Go to the line below containing "Zn²⁺(aq) + 2" and print exactly from there through the line containing "The following half-reactions", both included. Print nothing else.
--- START ---
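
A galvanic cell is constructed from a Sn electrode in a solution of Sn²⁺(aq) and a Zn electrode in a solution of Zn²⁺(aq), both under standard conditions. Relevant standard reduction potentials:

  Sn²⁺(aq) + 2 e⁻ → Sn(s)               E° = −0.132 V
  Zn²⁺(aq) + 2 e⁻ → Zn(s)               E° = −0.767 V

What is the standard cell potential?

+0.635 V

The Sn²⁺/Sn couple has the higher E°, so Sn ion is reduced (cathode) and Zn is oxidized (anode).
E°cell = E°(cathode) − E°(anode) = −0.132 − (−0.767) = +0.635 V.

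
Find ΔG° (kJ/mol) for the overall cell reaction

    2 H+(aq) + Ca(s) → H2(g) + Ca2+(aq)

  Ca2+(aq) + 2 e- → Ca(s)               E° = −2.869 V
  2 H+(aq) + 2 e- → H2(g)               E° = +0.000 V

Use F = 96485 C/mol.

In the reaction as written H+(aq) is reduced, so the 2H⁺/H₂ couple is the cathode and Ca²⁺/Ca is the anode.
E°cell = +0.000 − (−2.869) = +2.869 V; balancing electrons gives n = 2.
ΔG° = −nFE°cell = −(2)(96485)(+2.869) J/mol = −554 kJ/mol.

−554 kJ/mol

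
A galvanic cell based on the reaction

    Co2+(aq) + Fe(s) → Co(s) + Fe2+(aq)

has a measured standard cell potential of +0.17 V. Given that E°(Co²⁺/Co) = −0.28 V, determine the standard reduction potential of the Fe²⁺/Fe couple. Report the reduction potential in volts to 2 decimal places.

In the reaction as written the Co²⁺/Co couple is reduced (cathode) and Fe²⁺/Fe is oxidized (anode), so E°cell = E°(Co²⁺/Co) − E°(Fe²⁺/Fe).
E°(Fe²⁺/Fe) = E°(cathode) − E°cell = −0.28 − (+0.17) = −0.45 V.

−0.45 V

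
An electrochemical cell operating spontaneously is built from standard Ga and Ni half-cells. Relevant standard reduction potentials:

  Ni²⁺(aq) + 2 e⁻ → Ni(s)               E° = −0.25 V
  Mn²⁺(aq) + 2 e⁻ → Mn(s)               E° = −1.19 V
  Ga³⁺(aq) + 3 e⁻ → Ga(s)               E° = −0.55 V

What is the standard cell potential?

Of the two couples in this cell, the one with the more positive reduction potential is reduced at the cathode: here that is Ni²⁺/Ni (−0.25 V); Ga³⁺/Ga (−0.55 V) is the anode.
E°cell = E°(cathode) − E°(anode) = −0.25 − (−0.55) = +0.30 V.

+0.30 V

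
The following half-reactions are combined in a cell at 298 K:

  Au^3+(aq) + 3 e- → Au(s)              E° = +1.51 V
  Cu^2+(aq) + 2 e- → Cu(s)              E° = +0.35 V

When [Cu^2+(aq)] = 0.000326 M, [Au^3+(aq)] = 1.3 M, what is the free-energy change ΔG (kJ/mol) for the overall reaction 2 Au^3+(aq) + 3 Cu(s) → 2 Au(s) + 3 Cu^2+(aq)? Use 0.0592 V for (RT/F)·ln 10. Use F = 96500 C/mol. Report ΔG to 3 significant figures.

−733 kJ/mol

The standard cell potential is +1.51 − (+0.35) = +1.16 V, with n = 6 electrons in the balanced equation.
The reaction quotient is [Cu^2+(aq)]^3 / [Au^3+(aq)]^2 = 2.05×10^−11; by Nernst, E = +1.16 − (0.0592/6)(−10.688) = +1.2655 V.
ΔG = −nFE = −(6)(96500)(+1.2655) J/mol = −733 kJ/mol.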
--- END ---
--- START ---
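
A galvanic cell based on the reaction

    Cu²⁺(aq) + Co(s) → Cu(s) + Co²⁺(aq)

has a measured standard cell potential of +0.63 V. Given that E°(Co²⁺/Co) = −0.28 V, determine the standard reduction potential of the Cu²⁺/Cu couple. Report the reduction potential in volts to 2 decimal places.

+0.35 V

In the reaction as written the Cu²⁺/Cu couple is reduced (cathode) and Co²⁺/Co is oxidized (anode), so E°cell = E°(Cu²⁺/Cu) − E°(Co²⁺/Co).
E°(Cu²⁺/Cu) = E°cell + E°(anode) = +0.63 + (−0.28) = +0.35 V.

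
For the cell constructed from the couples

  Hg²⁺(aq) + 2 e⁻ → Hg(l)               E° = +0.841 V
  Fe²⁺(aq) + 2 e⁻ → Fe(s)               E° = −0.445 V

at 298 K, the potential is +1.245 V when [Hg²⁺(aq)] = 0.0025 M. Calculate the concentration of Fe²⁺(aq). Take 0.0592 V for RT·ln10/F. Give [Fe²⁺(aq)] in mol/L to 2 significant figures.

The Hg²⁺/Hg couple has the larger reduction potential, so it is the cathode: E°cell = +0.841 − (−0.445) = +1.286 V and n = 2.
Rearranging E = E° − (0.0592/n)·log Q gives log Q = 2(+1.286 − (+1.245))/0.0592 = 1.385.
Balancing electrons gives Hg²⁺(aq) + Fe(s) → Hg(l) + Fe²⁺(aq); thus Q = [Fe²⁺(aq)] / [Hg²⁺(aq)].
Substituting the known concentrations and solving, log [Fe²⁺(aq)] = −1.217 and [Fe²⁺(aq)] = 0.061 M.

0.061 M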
--- END ---
Answer for the task.
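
  Zn²⁺(aq) + 2 e⁻ → Zn(s)               E° = −0.767 V

What is the standard cell potential?

+0.635 V

The Sn²⁺/Sn couple has the higher E°, so Sn ion is reduced (cathode) and Zn is oxidized (anode).
E°cell = E°(cathode) − E°(anode) = −0.132 − (−0.767) = +0.635 V.

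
Find ΔG° (kJ/mol) for the overall cell reaction

    2 H+(aq) + Ca(s) → H2(g) + Ca2+(aq)

  Ca2+(aq) + 2 e- → Ca(s)               E° = −2.869 V
  2 H+(aq) + 2 e- → H2(g)               E° = +0.000 V

Use F = 96485 C/mol.

In the reaction as written H+(aq) is reduced, so the 2H⁺/H₂ couple is the cathode and Ca²⁺/Ca is the anode.
E°cell = +0.000 − (−2.869) = +2.869 V; balancing electrons gives n = 2.
ΔG° = −nFE°cell = −(2)(96485)(+2.869) J/mol = −554 kJ/mol.

−554 kJ/mol

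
A galvanic cell based on the reaction

    Co2+(aq) + Fe(s) → Co(s) + Fe2+(aq)

has a measured standard cell potential of +0.17 V. Given that E°(Co²⁺/Co) = −0.28 V, determine the standard reduction potential of the Fe²⁺/Fe couple. Report the reduction potential in volts to 2 decimal places.

In the reaction as written the Co²⁺/Co couple is reduced (cathode) and Fe²⁺/Fe is oxidized (anode), so E°cell = E°(Co²⁺/Co) − E°(Fe²⁺/Fe).
E°(Fe²⁺/Fe) = E°(cathode) − E°cell = −0.28 − (+0.17) = −0.45 V.

−0.45 V

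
An electrochemical cell operating spontaneously is built from standard Ga and Ni half-cells. Relevant standard reduction potentials:

  Ni²⁺(aq) + 2 e⁻ → Ni(s)               E° = −0.25 V
  Mn²⁺(aq) + 2 e⁻ → Mn(s)               E° = −1.19 V
  Ga³⁺(aq) + 3 e⁻ → Ga(s)               E° = −0.55 V

What is the standard cell potential?

Of the two couples in this cell, the one with the more positive reduction potential is reduced at the cathode: here that is Ni²⁺/Ni (−0.25 V); Ga³⁺/Ga (−0.55 V) is the anode.
E°cell = E°(cathode) − E°(anode) = −0.25 − (−0.55) = +0.30 V.

+0.30 V

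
The following half-reactions are combined in a cell at 298 K: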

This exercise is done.